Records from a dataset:

------------------------------

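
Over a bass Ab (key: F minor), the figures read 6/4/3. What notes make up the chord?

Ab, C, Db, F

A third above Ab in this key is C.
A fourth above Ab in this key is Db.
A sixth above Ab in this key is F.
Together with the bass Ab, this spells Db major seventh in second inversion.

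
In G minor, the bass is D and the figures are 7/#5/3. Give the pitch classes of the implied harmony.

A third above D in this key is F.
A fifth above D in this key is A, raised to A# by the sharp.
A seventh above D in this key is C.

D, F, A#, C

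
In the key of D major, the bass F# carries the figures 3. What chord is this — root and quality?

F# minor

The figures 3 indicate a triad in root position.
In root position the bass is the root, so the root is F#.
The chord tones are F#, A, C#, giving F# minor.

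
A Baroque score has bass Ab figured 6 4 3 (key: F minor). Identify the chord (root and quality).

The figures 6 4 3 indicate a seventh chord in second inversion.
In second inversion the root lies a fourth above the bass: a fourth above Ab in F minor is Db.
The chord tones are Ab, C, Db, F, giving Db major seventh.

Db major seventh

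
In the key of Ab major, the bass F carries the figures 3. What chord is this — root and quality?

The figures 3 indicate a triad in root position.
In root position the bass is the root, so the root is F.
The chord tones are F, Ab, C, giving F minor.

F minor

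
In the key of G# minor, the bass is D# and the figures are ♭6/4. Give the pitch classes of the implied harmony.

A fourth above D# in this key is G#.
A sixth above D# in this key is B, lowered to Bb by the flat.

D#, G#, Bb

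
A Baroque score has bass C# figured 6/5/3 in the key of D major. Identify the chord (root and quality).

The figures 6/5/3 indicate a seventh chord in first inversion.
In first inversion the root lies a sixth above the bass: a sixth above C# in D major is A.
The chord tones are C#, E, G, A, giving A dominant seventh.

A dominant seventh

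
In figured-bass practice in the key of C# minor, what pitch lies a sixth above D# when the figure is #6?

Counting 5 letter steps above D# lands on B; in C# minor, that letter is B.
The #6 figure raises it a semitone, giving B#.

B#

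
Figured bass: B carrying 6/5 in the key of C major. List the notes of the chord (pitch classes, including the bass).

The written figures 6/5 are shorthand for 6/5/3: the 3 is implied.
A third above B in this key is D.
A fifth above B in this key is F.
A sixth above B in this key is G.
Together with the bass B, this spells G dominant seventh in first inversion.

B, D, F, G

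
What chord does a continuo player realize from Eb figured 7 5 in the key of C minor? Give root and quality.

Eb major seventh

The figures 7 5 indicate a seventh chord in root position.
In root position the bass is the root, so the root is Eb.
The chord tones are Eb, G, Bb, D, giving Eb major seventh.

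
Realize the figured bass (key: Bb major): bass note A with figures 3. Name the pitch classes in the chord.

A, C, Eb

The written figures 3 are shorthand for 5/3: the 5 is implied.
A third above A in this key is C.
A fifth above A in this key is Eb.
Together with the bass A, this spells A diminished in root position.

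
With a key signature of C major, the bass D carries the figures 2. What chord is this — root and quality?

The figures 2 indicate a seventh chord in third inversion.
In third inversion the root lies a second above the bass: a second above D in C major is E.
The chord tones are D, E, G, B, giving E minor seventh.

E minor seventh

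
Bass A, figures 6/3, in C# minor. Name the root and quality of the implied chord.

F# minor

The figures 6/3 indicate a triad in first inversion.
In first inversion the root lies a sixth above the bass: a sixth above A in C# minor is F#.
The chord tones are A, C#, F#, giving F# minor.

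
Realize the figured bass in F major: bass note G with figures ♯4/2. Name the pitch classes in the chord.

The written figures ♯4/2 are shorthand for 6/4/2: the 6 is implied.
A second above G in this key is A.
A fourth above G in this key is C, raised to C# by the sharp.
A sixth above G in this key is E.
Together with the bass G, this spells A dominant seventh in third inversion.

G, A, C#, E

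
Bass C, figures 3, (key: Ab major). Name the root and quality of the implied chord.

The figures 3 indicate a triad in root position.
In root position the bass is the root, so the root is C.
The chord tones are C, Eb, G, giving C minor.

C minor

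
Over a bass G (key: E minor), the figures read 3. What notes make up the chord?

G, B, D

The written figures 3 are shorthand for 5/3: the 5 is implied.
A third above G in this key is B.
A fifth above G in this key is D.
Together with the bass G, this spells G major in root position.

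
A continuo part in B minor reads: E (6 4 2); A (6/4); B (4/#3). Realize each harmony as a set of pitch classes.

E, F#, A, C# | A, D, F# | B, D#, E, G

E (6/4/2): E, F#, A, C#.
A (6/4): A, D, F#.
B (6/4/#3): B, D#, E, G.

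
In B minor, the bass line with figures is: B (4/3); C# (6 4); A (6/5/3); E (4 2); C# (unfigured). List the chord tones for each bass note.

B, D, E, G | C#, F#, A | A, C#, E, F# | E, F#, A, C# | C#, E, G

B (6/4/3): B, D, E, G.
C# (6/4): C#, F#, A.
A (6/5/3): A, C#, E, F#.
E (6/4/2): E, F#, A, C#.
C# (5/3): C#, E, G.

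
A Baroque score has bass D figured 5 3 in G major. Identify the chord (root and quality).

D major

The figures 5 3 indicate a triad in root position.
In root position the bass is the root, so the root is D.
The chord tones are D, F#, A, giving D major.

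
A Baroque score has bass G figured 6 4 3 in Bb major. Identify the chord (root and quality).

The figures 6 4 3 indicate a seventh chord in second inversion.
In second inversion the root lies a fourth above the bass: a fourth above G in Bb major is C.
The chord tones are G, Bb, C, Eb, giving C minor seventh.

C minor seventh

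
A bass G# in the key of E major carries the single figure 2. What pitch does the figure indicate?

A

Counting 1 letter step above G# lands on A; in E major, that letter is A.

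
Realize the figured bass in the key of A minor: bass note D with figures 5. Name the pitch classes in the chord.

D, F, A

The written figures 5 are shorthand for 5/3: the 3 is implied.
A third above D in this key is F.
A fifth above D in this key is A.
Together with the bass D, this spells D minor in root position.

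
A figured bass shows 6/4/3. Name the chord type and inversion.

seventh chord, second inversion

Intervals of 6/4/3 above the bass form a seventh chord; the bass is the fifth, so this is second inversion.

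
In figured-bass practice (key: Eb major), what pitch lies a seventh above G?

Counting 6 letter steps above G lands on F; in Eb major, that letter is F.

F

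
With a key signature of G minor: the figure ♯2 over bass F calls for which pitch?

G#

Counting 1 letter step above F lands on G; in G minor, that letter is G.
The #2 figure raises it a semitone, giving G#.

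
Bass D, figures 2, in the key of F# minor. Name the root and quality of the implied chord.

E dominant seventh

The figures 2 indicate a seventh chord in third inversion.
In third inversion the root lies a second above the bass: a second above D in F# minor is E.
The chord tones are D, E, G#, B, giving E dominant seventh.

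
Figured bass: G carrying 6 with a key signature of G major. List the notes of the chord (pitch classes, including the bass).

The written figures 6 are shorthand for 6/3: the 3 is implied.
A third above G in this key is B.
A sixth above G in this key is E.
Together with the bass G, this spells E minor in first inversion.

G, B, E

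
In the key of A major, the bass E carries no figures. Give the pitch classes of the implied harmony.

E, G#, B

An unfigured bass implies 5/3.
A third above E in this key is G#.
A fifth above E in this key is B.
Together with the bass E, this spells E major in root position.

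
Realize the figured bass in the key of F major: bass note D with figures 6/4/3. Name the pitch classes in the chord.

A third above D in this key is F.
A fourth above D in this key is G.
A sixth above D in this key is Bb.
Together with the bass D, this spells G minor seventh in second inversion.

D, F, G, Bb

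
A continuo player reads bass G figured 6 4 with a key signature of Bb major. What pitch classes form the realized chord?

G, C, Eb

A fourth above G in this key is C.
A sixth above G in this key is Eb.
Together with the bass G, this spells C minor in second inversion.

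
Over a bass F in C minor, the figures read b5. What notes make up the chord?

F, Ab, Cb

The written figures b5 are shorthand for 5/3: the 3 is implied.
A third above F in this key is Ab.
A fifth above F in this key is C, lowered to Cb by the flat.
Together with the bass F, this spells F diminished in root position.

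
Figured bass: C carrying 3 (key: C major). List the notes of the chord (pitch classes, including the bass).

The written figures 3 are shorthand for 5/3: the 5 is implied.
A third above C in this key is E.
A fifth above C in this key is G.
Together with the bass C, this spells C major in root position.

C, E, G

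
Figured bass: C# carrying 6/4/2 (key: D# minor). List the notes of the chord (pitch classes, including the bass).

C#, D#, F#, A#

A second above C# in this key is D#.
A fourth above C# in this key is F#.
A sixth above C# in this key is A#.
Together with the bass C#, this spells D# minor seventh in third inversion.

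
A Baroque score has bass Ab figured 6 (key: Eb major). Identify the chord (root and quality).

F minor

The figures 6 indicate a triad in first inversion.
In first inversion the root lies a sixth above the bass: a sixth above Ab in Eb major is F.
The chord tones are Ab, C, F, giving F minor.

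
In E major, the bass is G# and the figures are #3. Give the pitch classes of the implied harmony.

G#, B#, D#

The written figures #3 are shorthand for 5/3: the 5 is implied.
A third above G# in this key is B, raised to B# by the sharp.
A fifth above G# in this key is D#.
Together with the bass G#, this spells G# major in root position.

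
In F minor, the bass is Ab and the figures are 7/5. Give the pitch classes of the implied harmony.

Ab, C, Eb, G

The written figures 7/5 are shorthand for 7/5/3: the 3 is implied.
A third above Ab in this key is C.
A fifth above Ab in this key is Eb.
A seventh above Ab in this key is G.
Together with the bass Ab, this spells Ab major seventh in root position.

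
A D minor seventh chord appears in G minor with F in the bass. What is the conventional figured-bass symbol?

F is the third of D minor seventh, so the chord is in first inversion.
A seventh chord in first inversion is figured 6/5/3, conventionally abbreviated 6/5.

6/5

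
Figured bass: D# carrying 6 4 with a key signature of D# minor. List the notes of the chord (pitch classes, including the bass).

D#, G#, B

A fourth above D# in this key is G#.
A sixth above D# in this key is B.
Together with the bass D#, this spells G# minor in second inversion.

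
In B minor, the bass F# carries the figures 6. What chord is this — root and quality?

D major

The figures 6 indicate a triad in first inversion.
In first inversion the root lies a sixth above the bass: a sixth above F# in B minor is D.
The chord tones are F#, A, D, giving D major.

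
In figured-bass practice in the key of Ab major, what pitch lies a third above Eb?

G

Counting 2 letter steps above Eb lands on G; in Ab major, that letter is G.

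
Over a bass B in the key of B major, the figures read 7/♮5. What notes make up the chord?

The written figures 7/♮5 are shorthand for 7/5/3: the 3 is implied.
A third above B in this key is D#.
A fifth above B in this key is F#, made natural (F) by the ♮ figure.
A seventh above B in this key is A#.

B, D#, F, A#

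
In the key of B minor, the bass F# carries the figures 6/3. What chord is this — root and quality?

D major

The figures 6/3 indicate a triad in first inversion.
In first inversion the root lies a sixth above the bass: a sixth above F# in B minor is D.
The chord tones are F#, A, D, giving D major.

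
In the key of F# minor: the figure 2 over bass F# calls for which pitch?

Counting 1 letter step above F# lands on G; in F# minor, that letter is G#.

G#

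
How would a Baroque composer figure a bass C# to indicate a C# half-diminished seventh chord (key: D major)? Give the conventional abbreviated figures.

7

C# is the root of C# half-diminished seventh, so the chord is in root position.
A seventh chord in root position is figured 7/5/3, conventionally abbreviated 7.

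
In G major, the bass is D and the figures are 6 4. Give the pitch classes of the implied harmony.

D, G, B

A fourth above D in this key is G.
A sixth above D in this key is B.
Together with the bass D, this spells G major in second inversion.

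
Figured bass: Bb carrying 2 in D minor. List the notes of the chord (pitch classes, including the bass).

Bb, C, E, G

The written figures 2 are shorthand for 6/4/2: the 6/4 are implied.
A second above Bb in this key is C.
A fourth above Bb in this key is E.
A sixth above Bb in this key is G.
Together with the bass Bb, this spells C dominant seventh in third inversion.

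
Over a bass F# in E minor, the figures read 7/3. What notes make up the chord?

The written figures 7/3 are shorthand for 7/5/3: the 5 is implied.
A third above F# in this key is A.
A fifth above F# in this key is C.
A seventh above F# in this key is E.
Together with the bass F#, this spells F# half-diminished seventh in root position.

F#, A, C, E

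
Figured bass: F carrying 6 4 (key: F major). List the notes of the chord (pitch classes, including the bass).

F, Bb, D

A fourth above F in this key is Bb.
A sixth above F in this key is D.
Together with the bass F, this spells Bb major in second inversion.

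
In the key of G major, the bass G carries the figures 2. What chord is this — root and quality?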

------------------------------

> [What is being asked] Each line from the one with "Figured bass: F" through the end of the entries above is to be returned word for word. Nothing else belongs in the answer.

> [Output for this task]
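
Figured bass: F carrying 6 4 (key: F major). List the notes of the chord (pitch classes, including the bass).

F, Bb, D

A fourth above F in this key is Bb.
A sixth above F in this key is D.
Together with the bass F, this spells Bb major in second inversion.

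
In the key of G major, the bass G carries the figures 2. What chord is this — root and quality?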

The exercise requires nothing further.